_What is needed_: The data below should be repeated exactly and in full.

===== Supplied material =====

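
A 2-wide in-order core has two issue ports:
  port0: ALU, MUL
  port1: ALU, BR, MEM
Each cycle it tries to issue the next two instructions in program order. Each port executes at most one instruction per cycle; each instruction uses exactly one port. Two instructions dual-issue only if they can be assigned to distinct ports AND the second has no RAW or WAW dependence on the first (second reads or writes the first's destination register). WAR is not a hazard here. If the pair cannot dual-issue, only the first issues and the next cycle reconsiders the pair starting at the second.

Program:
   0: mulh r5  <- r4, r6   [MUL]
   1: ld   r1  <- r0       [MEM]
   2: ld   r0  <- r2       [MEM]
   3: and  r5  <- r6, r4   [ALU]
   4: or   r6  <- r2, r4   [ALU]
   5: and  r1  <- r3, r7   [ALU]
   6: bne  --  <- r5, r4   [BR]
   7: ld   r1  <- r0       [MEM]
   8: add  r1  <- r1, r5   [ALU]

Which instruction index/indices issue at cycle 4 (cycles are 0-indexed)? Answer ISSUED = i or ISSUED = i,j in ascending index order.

ISSUED = 7

  cy0 -> i0&i1 (mulh;ld) dual
  cy1 -> i2&i3 (ld;and) dual
  cy2 -> i4&i5 (or;and) dual
  cy3 -> i6 (bne) no-port BR/MEM
  cy4 -> i7 (ld) RAW+WAW r1
  cy5 -> i8 (add) tail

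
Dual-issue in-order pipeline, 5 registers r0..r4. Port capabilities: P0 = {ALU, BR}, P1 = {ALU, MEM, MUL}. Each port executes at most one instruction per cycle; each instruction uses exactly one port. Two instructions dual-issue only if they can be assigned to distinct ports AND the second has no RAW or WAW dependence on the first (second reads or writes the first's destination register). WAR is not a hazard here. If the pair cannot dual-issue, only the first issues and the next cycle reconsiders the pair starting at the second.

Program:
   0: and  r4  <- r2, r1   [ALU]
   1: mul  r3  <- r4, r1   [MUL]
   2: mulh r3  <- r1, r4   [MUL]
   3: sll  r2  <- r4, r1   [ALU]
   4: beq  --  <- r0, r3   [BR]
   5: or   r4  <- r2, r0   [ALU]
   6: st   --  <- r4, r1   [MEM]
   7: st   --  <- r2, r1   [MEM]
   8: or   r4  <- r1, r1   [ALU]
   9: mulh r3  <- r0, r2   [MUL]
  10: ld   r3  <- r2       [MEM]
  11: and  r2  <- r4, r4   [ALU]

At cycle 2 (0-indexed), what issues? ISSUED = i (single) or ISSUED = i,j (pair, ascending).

#0 head=0: and i0 RAW r4
#1 head=1: mul i1 no-port MUL/MUL
#2 head=2: mulh;sll i2+i3 dual
#3 head=4: beq;or i4+i5 dual
#4 head=6: st i6 no-port MEM/MEM
#5 head=7: st;or i7+i8 dual
#6 head=9: mulh i9 no-port MUL/MEM
#7 head=10: ld;and i10+i11 dual

ISSUED = 2,3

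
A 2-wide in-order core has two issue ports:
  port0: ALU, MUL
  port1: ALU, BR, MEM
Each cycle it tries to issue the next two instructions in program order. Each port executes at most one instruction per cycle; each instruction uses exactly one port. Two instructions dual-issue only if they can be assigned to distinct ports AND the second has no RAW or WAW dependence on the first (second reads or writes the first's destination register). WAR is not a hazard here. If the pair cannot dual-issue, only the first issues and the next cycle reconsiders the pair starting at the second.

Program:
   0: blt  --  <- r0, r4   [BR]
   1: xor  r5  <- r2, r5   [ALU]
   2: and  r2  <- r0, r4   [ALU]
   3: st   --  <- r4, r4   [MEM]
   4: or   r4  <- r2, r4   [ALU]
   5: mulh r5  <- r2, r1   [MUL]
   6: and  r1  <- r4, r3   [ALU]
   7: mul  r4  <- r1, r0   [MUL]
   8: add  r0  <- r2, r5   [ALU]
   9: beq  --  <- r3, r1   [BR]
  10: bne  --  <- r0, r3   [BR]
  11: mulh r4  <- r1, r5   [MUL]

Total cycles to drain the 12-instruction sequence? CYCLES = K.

CYCLES = 7

#0 head=0: blt.BR;xor.ALU i0+i1 dual
#1 head=2: and.ALU;st.MEM i2+i3 dual
#2 head=4: or.ALU;mulh.MUL i4+i5 dual
#3 head=6: and.ALU i6 RAW r1
#4 head=7: mul.MUL;add.ALU i7+i8 dual
#5 head=9: beq.BR i9 no-port BR/BR
#6 head=10: bne.BR;mulh.MUL i10+i11 dual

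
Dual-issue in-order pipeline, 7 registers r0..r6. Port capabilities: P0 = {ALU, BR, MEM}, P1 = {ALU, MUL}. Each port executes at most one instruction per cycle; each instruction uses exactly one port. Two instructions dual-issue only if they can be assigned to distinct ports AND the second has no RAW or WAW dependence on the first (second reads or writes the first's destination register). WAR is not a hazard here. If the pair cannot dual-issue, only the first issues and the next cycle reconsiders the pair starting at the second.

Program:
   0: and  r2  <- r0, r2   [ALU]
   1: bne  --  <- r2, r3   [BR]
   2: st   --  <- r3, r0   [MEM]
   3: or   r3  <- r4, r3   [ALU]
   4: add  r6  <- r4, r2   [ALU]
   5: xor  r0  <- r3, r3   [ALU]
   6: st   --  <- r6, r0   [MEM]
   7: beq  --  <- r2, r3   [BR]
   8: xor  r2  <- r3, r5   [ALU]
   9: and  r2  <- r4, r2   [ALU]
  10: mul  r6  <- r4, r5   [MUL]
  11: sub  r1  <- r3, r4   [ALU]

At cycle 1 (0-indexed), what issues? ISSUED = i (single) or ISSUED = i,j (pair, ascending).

t=0 i0:and ; RAW r2
t=1 i1:bne ; no-port BR/MEM
t=2 i2,i3:st or ; 2-wide
t=3 i4,i5:add xor ; 2-wide
t=4 i6:st ; no-port MEM/BR
t=5 i7,i8:beq xor ; 2-wide
t=6 i9,i10:and mul ; 2-wide
t=7 i11:sub ; tail

ISSUED = 1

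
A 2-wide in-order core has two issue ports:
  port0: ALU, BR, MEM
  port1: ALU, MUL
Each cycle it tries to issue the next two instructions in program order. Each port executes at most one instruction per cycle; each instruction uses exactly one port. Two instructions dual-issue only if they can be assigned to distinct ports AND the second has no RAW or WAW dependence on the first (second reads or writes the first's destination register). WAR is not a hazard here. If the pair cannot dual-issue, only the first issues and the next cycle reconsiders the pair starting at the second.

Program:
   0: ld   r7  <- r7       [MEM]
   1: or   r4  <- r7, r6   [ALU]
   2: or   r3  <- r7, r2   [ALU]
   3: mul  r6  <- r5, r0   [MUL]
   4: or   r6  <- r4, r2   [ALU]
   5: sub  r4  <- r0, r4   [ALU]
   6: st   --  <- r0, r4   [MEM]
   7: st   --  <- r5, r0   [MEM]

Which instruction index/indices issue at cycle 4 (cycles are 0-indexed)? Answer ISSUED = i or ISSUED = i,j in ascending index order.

ISSUED = 6

#0 head=0: ld.MEM i0 RAW r7
#1 head=1: or.ALU+or.ALU i1&i2 pair
#2 head=3: mul.MUL i3 WAW r6
#3 head=4: or.ALU+sub.ALU i4&i5 pair
#4 head=6: st.MEM i6 no-port MEM/MEM
#5 head=7: st.MEM i7 tail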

=====

_Solution for this exercise_:
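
A 2-wide in-order core has two issue ports:
  port0: ALU, MUL
  port1: ALU, BR, MEM
Each cycle it tries to issue the next two instructions in program order. Each port executes at most one instruction per cycle; each instruction uses exactly one port. Two instructions dual-issue only if they can be assigned to distinct ports AND the second has no RAW or WAW dependence on the first (second reads or writes the first's destination register). WAR is not a hazard here. If the pair cannot dual-issue, only the first issues and the next cycle reconsiders the pair starting at the second.

Program:
   0: mulh r5  <- r4, r6   [MUL]
   1: ld   r1  <- r0       [MEM]
   2: ld   r0  <- r2       [MEM]
   3: and  r5  <- r6, r4   [ALU]
   4: or   r6  <- r2, r4   [ALU]
   5: and  r1  <- r3, r7   [ALU]
   6: bne  --  <- r5, r4   [BR]
   7: ld   r1  <- r0       [MEM]
   8: add  r1  <- r1, r5   [ALU]

Which instruction index/indices issue at cycle 4 (cycles are 0-indexed)? Answer ISSUED = i or ISSUED = i,j in ascending index order.

ISSUED = 7

  cy0 -> i0&i1 (mulh;ld) dual
  cy1 -> i2&i3 (ld;and) dual
  cy2 -> i4&i5 (or;and) dual
  cy3 -> i6 (bne) no-port BR/MEM
  cy4 -> i7 (ld) RAW+WAW r1
  cy5 -> i8 (add) tail

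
Dual-issue in-order pipeline, 5 registers r0..r4. Port capabilities: P0 = {ALU, BR}, P1 = {ALU, MEM, MUL}. Each port executes at most one instruction per cycle; each instruction uses exactly one port. Two instructions dual-issue only if they can be assigned to distinct ports AND the second has no RAW or WAW dependence on the first (second reads or writes the first's destination register). WAR is not a hazard here. If the pair cannot dual-issue, only the first issues and the next cycle reconsiders the pair starting at the second.

Program:
   0: and  r4  <- r2, r1   [ALU]
   1: mul  r3  <- r4, r1   [MUL]
   2: mulh r3  <- r1, r4   [MUL]
   3: sll  r2  <- r4, r1   [ALU]
   4: beq  --  <- r0, r3   [BR]
   5: or   r4  <- r2, r0   [ALU]
   6: st   --  <- r4, r1   [MEM]
   7: st   --  <- r2, r1   [MEM]
   8: or   r4  <- r1, r1   [ALU]
   9: mulh r3  <- r0, r2   [MUL]
  10: ld   r3  <- r2       [MEM]
  11: and  r2  <- r4, r4   [ALU]

At cycle 2 (0-indexed), what issues? ISSUED = i (single) or ISSUED = i,j (pair, ascending).

#0 head=0: and i0 RAW r4
#1 head=1: mul i1 no-port MUL/MUL
#2 head=2: mulh;sll i2+i3 dual
#3 head=4: beq;or i4+i5 dual
#4 head=6: st i6 no-port MEM/MEM
#5 head=7: st;or i7+i8 dual
#6 head=9: mulh i9 no-port MUL/MEM
#7 head=10: ld;and i10+i11 dual

ISSUED = 2,3

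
A 2-wide in-order core has two issue ports:
  port0: ALU, MUL
  port1: ALU, BR, MEM
Each cycle it tries to issue the next two instructions in program order. Each port executes at most one instruction per cycle; each instruction uses exactly one port. Two instructions dual-issue only if they can be assigned to distinct ports AND the second has no RAW or WAW dependence on the first (second reads or writes the first's destination register). WAR is not a hazard here. If the pair cannot dual-issue, only the first issues and the next cycle reconsiders the pair starting at the second.

Program:
   0: blt  --  <- r0, r4   [BR]
   1: xor  r5  <- r2, r5   [ALU]
   2: and  r2  <- r0, r4   [ALU]
   3: st   --  <- r4, r4   [MEM]
   4: or   r4  <- r2, r4   [ALU]
   5: mulh r5  <- r2, r1   [MUL]
   6: and  r1  <- r4, r3   [ALU]
   7: mul  r4  <- r1, r0   [MUL]
   8: add  r0  <- r2, r5   [ALU]
   9: beq  --  <- r3, r1   [BR]
  10: bne  --  <- r0, r3   [BR]
  11: mulh r4  <- r1, r5   [MUL]

Total cycles to drain the 12-instruction sequence? CYCLES = K.

CYCLES = 7

#0 head=0: blt.BR;xor.ALU i0+i1 dual
#1 head=2: and.ALU;st.MEM i2+i3 dual
#2 head=4: or.ALU;mulh.MUL i4+i5 dual
#3 head=6: and.ALU i6 RAW r1
#4 head=7: mul.MUL;add.ALU i7+i8 dual
#5 head=9: beq.BR i9 no-port BR/BR
#6 head=10: bne.BR;mulh.MUL i10+i11 dual

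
Dual-issue in-order pipeline, 7 registers r0..r6. Port capabilities: P0 = {ALU, BR, MEM}, P1 = {ALU, MUL}. Each port executes at most one instruction per cycle; each instruction uses exactly one port. Two instructions dual-issue only if they can be assigned to distinct ports AND the second has no RAW or WAW dependence on the first (second reads or writes the first's destination register). WAR is not a hazard here. If the pair cannot dual-issue, only the first issues and the next cycle reconsiders the pair starting at the second.

Program:
   0: and  r2  <- r0, r2   [ALU]
   1: bne  --  <- r2, r3   [BR]
   2: st   --  <- r3, r0   [MEM]
   3: or   r3  <- r4, r3   [ALU]
   4: add  r6  <- r4, r2   [ALU]
   5: xor  r0  <- r3, r3   [ALU]
   6: st   --  <- r6, r0   [MEM]
   7: beq  --  <- r2, r3   [BR]
   8: xor  r2  <- r3, r5   [ALU]
   9: and  r2  <- r4, r2   [ALU]
  10: mul  r6  <- r4, r5   [MUL]
  11: sub  r1  <- r3, r4   [ALU]

At cycle 1 (0-indexed), what issues? ISSUED = i (single) or ISSUED = i,j (pair, ascending).

t=0 i0:and ; RAW r2
t=1 i1:bne ; no-port BR/MEM
t=2 i2,i3:st or ; 2-wide
t=3 i4,i5:add xor ; 2-wide
t=4 i6:st ; no-port MEM/BR
t=5 i7,i8:beq xor ; 2-wide
t=6 i9,i10:and mul ; 2-wide
t=7 i11:sub ; tail

ISSUED = 1

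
A 2-wide in-order core has two issue ports:
  port0: ALU, BR, MEM
  port1: ALU, MUL
Each cycle it tries to issue the next two instructions in program order. Each port executes at most one instruction per cycle; each instruction uses exactly one port. Two instructions dual-issue only if they can be assigned to distinct ports AND the second has no RAW or WAW dependence on the first (second reads or writes the first's destination register). WAR is not a hazard here. If the pair cannot dual-issue, only the first issues and the next cycle reconsiders the pair starting at the second.

Program:
   0: ld   r7  <- r7       [MEM]
   1: or   r4  <- r7, r6   [ALU]
   2: or   r3  <- r7, r2   [ALU]
   3: mul  r6  <- r5, r0   [MUL]
   4: or   r6  <- r4, r2   [ALU]
   5: sub  r4  <- r0, r4   [ALU]
   6: st   --  <- r0, r4   [MEM]
   7: st   --  <- r5, r0   [MEM]

Which instruction index/indices issue at cycle 4 (cycles are 0-indexed)? Answer ISSUED = i or ISSUED = i,j in ascending index order.

ISSUED = 6

#0 head=0: ld.MEM i0 RAW r7
#1 head=1: or.ALU+or.ALU i1&i2 pair
#2 head=3: mul.MUL i3 WAW r6
#3 head=4: or.ALU+sub.ALU i4&i5 pair
#4 head=6: st.MEM i6 no-port MEM/MEM
#5 head=7: st.MEM i7 tail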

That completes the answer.